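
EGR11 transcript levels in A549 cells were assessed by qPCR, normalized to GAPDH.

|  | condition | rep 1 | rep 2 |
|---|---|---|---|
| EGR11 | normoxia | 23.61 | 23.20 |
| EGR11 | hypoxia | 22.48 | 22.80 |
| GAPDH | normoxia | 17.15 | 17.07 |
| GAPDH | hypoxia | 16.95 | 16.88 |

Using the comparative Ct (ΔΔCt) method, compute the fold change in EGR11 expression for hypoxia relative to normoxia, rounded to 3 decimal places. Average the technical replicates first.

1.485

Mean Ct: EGR11 normoxia 23.405; EGR11 hypoxia 22.640; GAPDH normoxia 17.110; GAPDH hypoxia 16.915
ΔCt(normoxia) = 23.405 − 17.110 = 6.295
ΔCt(hypoxia) = 22.640 − 16.915 = 5.725
ΔΔCt = 5.725 − 6.295 = -0.570
Fold change = 2^(−(-0.570)) = 2^0.570 = 1.4845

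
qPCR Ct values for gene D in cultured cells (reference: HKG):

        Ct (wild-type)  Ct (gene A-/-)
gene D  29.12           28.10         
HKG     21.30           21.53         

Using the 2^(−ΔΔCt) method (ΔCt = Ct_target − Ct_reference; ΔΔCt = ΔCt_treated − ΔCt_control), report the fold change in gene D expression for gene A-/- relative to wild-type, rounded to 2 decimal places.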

**Task to carry out**. Quote the listing above from its first line to the line with "Ct (gene A-/-)", inclusive, and add nothing.

**Written solution**.
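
EGR11 transcript levels in A549 cells were assessed by qPCR, normalized to GAPDH.

|  | condition | rep 1 | rep 2 |
|---|---|---|---|
| EGR11 | normoxia | 23.61 | 23.20 |
| EGR11 | hypoxia | 22.48 | 22.80 |
| GAPDH | normoxia | 17.15 | 17.07 |
| GAPDH | hypoxia | 16.95 | 16.88 |

Using the comparative Ct (ΔΔCt) method, compute the fold change in EGR11 expression for hypoxia relative to normoxia, rounded to 3 decimal places. Average the technical replicates first.

1.485

Mean Ct: EGR11 normoxia 23.405; EGR11 hypoxia 22.640; GAPDH normoxia 17.110; GAPDH hypoxia 16.915
ΔCt(normoxia) = 23.405 − 17.110 = 6.295
ΔCt(hypoxia) = 22.640 − 16.915 = 5.725
ΔΔCt = 5.725 − 6.295 = -0.570
Fold change = 2^(−(-0.570)) = 2^0.570 = 1.4845

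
qPCR Ct values for gene D in cultured cells (reference: HKG):

        Ct (wild-type)  Ct (gene A-/-)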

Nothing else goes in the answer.